▶ [WHAT YOU WILL DO]:
Could you output the complete listing given below exactly?

▶ [THE DATA]:
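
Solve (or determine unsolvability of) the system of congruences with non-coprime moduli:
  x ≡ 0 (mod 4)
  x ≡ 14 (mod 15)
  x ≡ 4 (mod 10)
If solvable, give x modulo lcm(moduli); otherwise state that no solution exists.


Moduli 4, 15, 10 are not pairwise coprime, so CRT works modulo lcm(m_i) when all pairwise compatibility conditions hold.
Pairwise compatibility: gcd(m_i, m_j) must divide a_i - a_j for every pair.
Merge one congruence at a time:
  Start: x ≡ 0 (mod 4).
  Combine with x ≡ 14 (mod 15): gcd(4, 15) = 1; 14 - 0 = 14, which IS divisible by 1, so compatible.
    Write x = 0 + 4·t and substitute into x ≡ 14 (mod 15): 4·t ≡ 14 − 0 = 14 (mod 15).
    The inverse of 4 mod 15 is 4 (since 4·4 = 16 = 1·15 + 1), so t ≡ 4·14 = 56 ≡ 11 (mod 15).
    Then x = 0 + 4·11 = 44, valid modulo lcm(4, 15) = 60: x ≡ 44 (mod 60).
  Combine with x ≡ 4 (mod 10): gcd(60, 10) = 10; 4 - 44 = -40, which IS divisible by 10, so compatible.
    Write x = 44 + 60·t and substitute into x ≡ 4 (mod 10): 60·t ≡ 4 − 44 = -40 (mod 10).
    Divide the congruence (and modulus) by g = 10: 6·t ≡ -4 (mod 1).
    Modulo 1 every t works; take t = 0.
    Then x = 44 + 60·0 = 44, valid modulo lcm(60, 10) = 60: x ≡ 44 (mod 60).
Verify: 44 mod 4 = 0, 44 mod 15 = 14, 44 mod 10 = 4.

x ≡ 44 (mod 60).


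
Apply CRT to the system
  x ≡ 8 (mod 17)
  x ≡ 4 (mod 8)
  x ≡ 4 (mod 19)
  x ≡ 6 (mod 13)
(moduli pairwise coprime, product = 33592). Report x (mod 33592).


Product of moduli M = 17 · 8 · 19 · 13 = 33592.
Merge one congruence at a time:
  Start: x ≡ 8 (mod 17).
  Combine with x ≡ 4 (mod 8); new modulus lcm = 136.
    Write x = 8 + 17·t and substitute into x ≡ 4 (mod 8): 17·t ≡ 4 − 8 = -4 (mod 8).
    Reduce coefficients mod 8: 1·t ≡ 4 (mod 8).
    So t ≡ 4 (mod 8).
    Then x = 8 + 17·4 = 76, valid modulo lcm(17, 8) = 136: x ≡ 76 (mod 136).
  Combine with x ≡ 4 (mod 19); new modulus lcm = 2584.
    Write x = 76 + 136·t and substitute into x ≡ 4 (mod 19): 136·t ≡ 4 − 76 = -72 (mod 19).
    Reduce coefficients mod 19: 3·t ≡ 4 (mod 19).
    The inverse of 3 mod 19 is 13 (since 3·13 = 39 = 2·19 + 1), so t ≡ 13·4 = 52 ≡ 14 (mod 19).
    Then x = 76 + 136·14 = 1980, valid modulo lcm(136, 19) = 2584: x ≡ 1980 (mod 2584).
  Combine with x ≡ 6 (mod 13); new modulus lcm = 33592.
    Write x = 1980 + 2584·t and substitute into x ≡ 6 (mod 13): 2584·t ≡ 6 − 1980 = -1974 (mod 13).
    Reduce coefficients mod 13: 10·t ≡ 2 (mod 13).
    The inverse of 10 mod 13 is 4 (since 10·4 = 40 = 3·13 + 1), so t ≡ 4·2 = 8 ≡ 8 (mod 13).
    Then x = 1980 + 2584·8 = 22652, valid modulo lcm(2584, 13) = 33592: x ≡ 22652 (mod 33592).
Verify against each original: 22652 mod 17 = 8, 22652 mod 8 = 4, 22652 mod 19 = 4, 22652 mod 13 = 6.

x ≡ 22652 (mod 33592).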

▶ [ANSWER SPACE]:
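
Solve (or determine unsolvability of) the system of congruences with non-coprime moduli:
  x ≡ 0 (mod 4)
  x ≡ 14 (mod 15)
  x ≡ 4 (mod 10)
If solvable, give x modulo lcm(moduli); otherwise state that no solution exists.


Moduli 4, 15, 10 are not pairwise coprime, so CRT works modulo lcm(m_i) when all pairwise compatibility conditions hold.
Pairwise compatibility: gcd(m_i, m_j) must divide a_i - a_j for every pair.
Merge one congruence at a time:
  Start: x ≡ 0 (mod 4).
  Combine with x ≡ 14 (mod 15): gcd(4, 15) = 1; 14 - 0 = 14, which IS divisible by 1, so compatible.
    Write x = 0 + 4·t and substitute into x ≡ 14 (mod 15): 4·t ≡ 14 − 0 = 14 (mod 15).
    The inverse of 4 mod 15 is 4 (since 4·4 = 16 = 1·15 + 1), so t ≡ 4·14 = 56 ≡ 11 (mod 15).
    Then x = 0 + 4·11 = 44, valid modulo lcm(4, 15) = 60: x ≡ 44 (mod 60).
  Combine with x ≡ 4 (mod 10): gcd(60, 10) = 10; 4 - 44 = -40, which IS divisible by 10, so compatible.
    Write x = 44 + 60·t and substitute into x ≡ 4 (mod 10): 60·t ≡ 4 − 44 = -40 (mod 10).
    Divide the congruence (and modulus) by g = 10: 6·t ≡ -4 (mod 1).
    Modulo 1 every t works; take t = 0.
    Then x = 44 + 60·0 = 44, valid modulo lcm(60, 10) = 60: x ≡ 44 (mod 60).
Verify: 44 mod 4 = 0, 44 mod 15 = 14, 44 mod 10 = 4.

x ≡ 44 (mod 60).


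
Apply CRT to the system
  x ≡ 8 (mod 17)
  x ≡ 4 (mod 8)
  x ≡ 4 (mod 19)
  x ≡ 6 (mod 13)
(moduli pairwise coprime, product = 33592). Report x (mod 33592).


Product of moduli M = 17 · 8 · 19 · 13 = 33592.
Merge one congruence at a time:
  Start: x ≡ 8 (mod 17).
  Combine with x ≡ 4 (mod 8); new modulus lcm = 136.
    Write x = 8 + 17·t and substitute into x ≡ 4 (mod 8): 17·t ≡ 4 − 8 = -4 (mod 8).
    Reduce coefficients mod 8: 1·t ≡ 4 (mod 8).
    So t ≡ 4 (mod 8).
    Then x = 8 + 17·4 = 76, valid modulo lcm(17, 8) = 136: x ≡ 76 (mod 136).
  Combine with x ≡ 4 (mod 19); new modulus lcm = 2584.
    Write x = 76 + 136·t and substitute into x ≡ 4 (mod 19): 136·t ≡ 4 − 76 = -72 (mod 19).
    Reduce coefficients mod 19: 3·t ≡ 4 (mod 19).
    The inverse of 3 mod 19 is 13 (since 3·13 = 39 = 2·19 + 1), so t ≡ 13·4 = 52 ≡ 14 (mod 19).
    Then x = 76 + 136·14 = 1980, valid modulo lcm(136, 19) = 2584: x ≡ 1980 (mod 2584).
  Combine with x ≡ 6 (mod 13); new modulus lcm = 33592.
    Write x = 1980 + 2584·t and substitute into x ≡ 6 (mod 13): 2584·t ≡ 6 − 1980 = -1974 (mod 13).
    Reduce coefficients mod 13: 10·t ≡ 2 (mod 13).
    The inverse of 10 mod 13 is 4 (since 10·4 = 40 = 3·13 + 1), so t ≡ 4·2 = 8 ≡ 8 (mod 13).
    Then x = 1980 + 2584·8 = 22652, valid modulo lcm(2584, 13) = 33592: x ≡ 22652 (mod 33592).
Verify against each original: 22652 mod 17 = 8, 22652 mod 8 = 4, 22652 mod 19 = 4, 22652 mod 13 = 6.

x ≡ 22652 (mod 33592).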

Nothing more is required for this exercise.